■ Try it ■
Here the answer must be the exact run of lines from the line holding "Nyctereutes -> node11" to the end of the material below, and nothing else.
============
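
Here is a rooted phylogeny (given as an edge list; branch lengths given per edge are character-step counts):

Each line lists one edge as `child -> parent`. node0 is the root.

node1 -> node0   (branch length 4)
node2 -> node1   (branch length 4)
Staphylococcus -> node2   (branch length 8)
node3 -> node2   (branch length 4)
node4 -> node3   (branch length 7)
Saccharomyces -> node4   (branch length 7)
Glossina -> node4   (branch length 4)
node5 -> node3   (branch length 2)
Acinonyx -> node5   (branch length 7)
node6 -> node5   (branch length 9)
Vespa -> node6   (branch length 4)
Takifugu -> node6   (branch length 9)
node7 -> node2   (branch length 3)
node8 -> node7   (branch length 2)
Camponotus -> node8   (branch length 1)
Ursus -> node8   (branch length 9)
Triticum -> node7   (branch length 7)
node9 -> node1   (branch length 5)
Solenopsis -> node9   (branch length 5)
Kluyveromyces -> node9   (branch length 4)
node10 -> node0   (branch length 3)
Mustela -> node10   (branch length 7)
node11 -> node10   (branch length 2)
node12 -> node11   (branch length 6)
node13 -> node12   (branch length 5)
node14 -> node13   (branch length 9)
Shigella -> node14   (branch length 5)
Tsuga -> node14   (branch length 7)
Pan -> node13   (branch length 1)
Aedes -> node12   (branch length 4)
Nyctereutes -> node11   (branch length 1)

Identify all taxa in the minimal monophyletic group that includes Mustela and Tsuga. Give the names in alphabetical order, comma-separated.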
============
■ Result for this exercise ■
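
Nyctereutes -> node11   (branch length 1)

Identify all taxa in the minimal monophyletic group that includes Mustela and Tsuga. Give the names in alphabetical order, comma-separated.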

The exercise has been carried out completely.